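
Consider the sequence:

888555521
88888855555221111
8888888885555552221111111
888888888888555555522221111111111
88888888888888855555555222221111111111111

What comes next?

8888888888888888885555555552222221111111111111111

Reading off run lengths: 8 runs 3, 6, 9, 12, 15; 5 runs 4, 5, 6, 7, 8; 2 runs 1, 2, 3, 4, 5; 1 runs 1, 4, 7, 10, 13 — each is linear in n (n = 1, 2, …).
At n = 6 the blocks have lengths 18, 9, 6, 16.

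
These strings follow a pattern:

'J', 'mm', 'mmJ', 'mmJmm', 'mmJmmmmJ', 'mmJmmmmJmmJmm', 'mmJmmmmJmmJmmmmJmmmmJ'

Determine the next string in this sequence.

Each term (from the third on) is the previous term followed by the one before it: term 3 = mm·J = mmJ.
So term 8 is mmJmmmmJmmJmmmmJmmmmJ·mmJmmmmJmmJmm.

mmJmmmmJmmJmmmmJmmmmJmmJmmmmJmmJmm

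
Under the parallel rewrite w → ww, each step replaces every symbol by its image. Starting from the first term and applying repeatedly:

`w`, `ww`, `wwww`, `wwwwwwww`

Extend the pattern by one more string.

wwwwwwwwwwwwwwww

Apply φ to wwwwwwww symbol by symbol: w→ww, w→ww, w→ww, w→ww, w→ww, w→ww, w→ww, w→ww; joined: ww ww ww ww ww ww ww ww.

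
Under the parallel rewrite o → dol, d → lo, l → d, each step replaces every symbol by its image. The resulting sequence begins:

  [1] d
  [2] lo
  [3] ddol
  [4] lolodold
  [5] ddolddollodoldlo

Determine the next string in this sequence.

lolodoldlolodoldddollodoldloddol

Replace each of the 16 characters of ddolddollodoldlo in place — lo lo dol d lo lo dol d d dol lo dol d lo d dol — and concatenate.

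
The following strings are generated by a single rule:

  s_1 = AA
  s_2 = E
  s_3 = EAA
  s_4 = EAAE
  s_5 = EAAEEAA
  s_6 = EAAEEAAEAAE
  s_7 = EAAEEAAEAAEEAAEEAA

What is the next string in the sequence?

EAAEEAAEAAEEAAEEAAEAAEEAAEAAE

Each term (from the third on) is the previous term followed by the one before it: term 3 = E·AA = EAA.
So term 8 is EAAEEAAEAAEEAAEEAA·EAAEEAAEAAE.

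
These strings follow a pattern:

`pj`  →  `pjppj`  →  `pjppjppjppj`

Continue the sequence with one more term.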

══════════════════════════════

**Required action:** Word for word, reproduce all of the material shown above.

**Result:**
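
Consider the sequence:

888555521
88888855555221111
8888888885555552221111111
888888888888555555522221111111111
88888888888888855555555222221111111111111

What comes next?

8888888888888888885555555552222221111111111111111

Reading off run lengths: 8 runs 3, 6, 9, 12, 15; 5 runs 4, 5, 6, 7, 8; 2 runs 1, 2, 3, 4, 5; 1 runs 1, 4, 7, 10, 13 — each is linear in n (n = 1, 2, …).
At n = 6 the blocks have lengths 18, 9, 6, 16.

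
These strings follow a pattern:

'J', 'mm', 'mmJ', 'mmJmm', 'mmJmmmmJ', 'mmJmmmmJmmJmm', 'mmJmmmmJmmJmmmmJmmmmJ'

Determine the next string in this sequence.

Each term (from the third on) is the previous term followed by the one before it: term 3 = mm·J = mmJ.
So term 8 is mmJmmmmJmmJmmmmJmmmmJ·mmJmmmmJmmJmm.

mmJmmmmJmmJmmmmJmmmmJmmJmmmmJmmJmm

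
Under the parallel rewrite w → ww, each step replaces every symbol by its image. Starting from the first term and applying repeatedly:

`w`, `ww`, `wwww`, `wwwwwwww`

Extend the pattern by one more string.

wwwwwwwwwwwwwwww

Apply φ to wwwwwwww symbol by symbol: w→ww, w→ww, w→ww, w→ww, w→ww, w→ww, w→ww, w→ww; joined: ww ww ww ww ww ww ww ww.

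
Under the parallel rewrite o → dol, d → lo, l → d, each step replaces every symbol by its image. The resulting sequence begins:

  [1] d
  [2] lo
  [3] ddol
  [4] lolodold
  [5] ddolddollodoldlo

Determine the next string in this sequence.

lolodoldlolodoldddollodoldloddol

Replace each of the 16 characters of ddolddollodoldlo in place — lo lo dol d lo lo dol d d dol lo dol d lo d dol — and concatenate.

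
The following strings are generated by a single rule:

  s_1 = AA
  s_2 = E
  s_3 = EAA
  s_4 = EAAE
  s_5 = EAAEEAA
  s_6 = EAAEEAAEAAE
  s_7 = EAAEEAAEAAEEAAEEAA

What is the next string in the sequence?

EAAEEAAEAAEEAAEEAAEAAEEAAEAAE

Each term (from the third on) is the previous term followed by the one before it: term 3 = E·AA = EAA.
So term 8 is EAAEEAAEAAEEAAEEAA·EAAEEAAEAAE.

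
These strings follow a pattern:

`pj`  →  `pjppj`  →  `pjppjppjppj`

Continue the sequence with one more term.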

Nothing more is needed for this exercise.